• [Record extracts]:

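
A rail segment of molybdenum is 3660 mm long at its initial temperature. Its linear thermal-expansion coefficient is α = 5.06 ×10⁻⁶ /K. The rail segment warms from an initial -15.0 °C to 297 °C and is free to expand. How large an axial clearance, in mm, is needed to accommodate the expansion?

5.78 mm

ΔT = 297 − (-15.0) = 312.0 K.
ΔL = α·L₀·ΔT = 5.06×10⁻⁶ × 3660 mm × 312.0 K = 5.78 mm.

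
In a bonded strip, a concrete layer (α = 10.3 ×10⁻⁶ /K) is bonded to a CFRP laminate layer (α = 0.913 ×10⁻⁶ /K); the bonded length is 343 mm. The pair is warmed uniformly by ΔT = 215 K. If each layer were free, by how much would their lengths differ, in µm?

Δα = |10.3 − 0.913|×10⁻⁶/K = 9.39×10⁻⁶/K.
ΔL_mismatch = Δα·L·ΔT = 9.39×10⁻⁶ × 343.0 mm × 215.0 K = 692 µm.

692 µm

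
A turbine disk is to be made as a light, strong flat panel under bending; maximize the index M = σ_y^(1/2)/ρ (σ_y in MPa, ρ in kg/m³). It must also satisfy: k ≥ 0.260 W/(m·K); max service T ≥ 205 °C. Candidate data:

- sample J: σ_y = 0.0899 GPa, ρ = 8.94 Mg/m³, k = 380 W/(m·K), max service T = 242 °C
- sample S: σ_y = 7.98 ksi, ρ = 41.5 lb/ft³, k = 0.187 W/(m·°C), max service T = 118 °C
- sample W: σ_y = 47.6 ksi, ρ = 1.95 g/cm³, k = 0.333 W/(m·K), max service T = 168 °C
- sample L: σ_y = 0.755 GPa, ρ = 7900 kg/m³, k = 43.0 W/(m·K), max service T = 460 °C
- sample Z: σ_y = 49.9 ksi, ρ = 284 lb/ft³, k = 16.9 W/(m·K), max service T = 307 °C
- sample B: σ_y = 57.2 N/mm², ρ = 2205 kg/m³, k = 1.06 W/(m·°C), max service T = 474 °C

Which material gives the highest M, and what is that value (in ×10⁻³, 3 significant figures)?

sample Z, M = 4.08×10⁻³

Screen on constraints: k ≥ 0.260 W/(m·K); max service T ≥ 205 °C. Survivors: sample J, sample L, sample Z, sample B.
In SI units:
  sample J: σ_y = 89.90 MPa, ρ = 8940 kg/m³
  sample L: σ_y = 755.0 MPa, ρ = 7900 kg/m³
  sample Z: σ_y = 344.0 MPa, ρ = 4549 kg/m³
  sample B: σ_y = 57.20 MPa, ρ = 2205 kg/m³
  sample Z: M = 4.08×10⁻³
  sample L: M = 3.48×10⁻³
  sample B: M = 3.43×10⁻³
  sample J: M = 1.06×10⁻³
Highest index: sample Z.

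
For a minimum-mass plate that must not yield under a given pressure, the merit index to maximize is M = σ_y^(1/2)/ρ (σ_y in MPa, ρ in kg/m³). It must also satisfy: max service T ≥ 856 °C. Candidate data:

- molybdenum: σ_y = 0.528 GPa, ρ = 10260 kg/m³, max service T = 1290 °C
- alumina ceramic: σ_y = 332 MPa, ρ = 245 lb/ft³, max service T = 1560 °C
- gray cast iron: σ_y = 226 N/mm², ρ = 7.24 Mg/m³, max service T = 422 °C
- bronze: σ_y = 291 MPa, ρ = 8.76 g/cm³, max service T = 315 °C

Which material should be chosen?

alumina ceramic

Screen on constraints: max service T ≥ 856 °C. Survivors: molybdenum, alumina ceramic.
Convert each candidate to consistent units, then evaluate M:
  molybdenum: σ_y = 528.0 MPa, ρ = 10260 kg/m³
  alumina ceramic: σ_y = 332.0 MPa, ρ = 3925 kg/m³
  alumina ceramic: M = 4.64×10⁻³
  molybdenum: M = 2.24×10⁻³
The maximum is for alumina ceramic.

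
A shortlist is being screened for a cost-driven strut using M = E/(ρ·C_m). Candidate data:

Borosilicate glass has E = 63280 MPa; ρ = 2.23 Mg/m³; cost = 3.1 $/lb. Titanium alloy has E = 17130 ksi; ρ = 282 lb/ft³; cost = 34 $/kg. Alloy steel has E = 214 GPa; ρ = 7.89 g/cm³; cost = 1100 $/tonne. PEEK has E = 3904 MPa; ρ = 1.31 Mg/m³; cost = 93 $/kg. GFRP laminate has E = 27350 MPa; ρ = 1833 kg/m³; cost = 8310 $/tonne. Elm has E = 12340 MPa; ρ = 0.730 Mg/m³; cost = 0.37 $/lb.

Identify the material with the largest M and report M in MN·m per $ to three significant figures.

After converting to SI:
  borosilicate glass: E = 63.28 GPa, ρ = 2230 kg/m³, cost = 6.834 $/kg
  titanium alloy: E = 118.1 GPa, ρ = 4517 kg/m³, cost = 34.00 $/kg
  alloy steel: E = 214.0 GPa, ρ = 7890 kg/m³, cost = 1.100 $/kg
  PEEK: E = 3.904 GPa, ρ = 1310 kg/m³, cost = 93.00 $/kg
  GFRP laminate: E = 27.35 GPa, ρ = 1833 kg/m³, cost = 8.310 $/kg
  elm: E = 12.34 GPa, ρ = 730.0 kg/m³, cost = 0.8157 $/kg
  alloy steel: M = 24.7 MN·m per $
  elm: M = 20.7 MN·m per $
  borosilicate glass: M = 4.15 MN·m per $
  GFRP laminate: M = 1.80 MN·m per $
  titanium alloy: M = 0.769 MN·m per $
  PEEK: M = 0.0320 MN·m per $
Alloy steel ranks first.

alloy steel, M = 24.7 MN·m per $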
---
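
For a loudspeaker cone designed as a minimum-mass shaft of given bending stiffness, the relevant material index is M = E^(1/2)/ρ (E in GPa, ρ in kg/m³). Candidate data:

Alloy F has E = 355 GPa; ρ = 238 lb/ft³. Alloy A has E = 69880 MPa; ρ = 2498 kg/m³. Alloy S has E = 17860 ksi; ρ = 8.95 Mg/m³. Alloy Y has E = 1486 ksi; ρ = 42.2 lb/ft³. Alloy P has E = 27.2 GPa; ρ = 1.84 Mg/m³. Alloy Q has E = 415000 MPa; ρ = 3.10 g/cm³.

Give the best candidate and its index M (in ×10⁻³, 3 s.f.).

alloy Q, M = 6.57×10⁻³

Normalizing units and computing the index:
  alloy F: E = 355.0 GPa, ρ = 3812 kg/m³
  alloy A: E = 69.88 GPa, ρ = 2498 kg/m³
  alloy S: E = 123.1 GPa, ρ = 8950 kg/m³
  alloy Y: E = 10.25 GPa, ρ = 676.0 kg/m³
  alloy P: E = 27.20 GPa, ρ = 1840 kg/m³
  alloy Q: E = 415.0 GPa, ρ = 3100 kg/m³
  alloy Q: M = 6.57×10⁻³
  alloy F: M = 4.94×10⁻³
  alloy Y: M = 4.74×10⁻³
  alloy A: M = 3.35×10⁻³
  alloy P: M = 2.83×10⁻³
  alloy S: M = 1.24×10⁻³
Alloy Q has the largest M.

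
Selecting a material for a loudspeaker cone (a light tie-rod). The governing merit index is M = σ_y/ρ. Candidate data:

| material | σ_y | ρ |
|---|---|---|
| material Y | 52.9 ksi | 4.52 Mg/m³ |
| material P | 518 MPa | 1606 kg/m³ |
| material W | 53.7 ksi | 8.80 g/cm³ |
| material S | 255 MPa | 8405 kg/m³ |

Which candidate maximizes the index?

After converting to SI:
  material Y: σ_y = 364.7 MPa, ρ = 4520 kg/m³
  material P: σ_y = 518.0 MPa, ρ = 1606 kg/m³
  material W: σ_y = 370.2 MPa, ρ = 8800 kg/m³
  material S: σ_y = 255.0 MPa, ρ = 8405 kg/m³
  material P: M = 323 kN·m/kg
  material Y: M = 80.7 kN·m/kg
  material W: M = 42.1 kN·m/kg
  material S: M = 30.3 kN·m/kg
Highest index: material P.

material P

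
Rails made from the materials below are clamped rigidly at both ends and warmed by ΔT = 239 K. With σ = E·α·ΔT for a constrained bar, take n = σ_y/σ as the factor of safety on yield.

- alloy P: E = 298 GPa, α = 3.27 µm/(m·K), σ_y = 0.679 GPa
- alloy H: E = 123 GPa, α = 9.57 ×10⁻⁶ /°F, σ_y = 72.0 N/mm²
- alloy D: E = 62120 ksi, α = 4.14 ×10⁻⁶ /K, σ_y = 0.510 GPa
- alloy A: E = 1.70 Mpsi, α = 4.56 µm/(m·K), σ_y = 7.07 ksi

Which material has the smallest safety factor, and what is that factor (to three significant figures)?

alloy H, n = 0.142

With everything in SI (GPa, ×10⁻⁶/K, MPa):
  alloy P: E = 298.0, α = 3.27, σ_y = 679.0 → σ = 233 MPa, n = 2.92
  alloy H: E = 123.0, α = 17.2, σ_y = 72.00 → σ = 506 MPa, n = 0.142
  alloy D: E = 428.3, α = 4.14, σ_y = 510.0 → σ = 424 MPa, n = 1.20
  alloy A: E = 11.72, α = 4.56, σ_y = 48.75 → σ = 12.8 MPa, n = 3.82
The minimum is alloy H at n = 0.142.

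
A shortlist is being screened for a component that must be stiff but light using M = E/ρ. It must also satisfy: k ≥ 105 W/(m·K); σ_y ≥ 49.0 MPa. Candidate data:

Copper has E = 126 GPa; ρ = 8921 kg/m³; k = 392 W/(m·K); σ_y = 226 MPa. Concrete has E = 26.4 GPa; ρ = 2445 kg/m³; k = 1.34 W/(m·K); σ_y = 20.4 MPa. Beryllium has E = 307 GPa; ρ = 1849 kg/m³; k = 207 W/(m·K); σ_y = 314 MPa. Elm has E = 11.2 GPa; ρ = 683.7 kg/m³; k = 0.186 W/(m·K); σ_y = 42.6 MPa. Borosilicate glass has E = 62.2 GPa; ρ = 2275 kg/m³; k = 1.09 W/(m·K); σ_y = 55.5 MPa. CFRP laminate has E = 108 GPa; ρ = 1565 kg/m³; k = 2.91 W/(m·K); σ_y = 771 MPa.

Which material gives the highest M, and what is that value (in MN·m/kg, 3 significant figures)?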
---
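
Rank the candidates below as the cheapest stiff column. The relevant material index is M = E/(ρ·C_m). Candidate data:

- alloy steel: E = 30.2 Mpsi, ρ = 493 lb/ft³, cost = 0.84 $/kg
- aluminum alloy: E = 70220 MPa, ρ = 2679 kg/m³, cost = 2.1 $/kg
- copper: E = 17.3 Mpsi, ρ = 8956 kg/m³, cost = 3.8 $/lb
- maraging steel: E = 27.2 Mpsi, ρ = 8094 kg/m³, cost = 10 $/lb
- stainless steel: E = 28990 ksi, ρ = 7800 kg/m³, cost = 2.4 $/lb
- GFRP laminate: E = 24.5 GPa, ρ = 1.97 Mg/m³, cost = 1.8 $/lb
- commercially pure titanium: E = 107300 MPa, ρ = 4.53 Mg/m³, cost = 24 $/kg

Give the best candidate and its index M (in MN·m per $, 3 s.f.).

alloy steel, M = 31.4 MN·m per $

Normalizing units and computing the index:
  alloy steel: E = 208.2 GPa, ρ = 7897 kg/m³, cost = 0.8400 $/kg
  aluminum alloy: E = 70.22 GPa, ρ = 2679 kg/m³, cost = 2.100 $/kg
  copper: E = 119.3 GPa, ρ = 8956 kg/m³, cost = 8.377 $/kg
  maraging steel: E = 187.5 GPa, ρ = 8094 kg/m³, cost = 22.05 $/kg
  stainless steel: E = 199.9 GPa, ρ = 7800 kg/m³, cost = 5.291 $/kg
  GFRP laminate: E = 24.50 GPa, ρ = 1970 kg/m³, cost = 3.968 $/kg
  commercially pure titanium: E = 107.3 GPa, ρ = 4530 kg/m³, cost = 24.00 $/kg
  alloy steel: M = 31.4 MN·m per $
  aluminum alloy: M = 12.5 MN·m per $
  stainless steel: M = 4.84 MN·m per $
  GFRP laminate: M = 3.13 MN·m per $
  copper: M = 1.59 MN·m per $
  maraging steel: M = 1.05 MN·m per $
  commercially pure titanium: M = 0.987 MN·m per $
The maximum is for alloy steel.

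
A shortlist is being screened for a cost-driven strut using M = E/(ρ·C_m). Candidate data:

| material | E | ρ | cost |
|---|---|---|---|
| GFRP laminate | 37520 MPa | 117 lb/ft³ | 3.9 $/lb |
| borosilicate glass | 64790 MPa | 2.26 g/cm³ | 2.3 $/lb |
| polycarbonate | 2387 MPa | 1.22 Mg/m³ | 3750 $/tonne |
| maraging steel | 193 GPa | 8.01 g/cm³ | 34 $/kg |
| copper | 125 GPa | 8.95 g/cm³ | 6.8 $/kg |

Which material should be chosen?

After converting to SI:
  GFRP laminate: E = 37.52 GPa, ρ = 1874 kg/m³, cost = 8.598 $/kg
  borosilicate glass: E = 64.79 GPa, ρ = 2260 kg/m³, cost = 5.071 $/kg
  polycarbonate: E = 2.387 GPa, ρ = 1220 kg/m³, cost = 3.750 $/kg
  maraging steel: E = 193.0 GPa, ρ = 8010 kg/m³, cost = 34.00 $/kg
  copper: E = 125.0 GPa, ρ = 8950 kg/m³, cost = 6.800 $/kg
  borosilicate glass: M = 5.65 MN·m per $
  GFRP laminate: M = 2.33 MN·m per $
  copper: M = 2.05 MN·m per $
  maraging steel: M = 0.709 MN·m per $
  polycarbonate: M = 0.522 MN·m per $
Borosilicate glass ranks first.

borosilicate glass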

• [Assigned task]:
Return each line from the data where the string "relevant" can be found.

• [Exercise answer]:
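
For a loudspeaker cone designed as a minimum-mass shaft of given bending stiffness, the relevant material index is M = E^(1/2)/ρ (E in GPa, ρ in kg/m³). Candidate data:
Rank the candidates below as the cheapest stiff column. The relevant material index is M = E/(ρ·C_m). Candidate data: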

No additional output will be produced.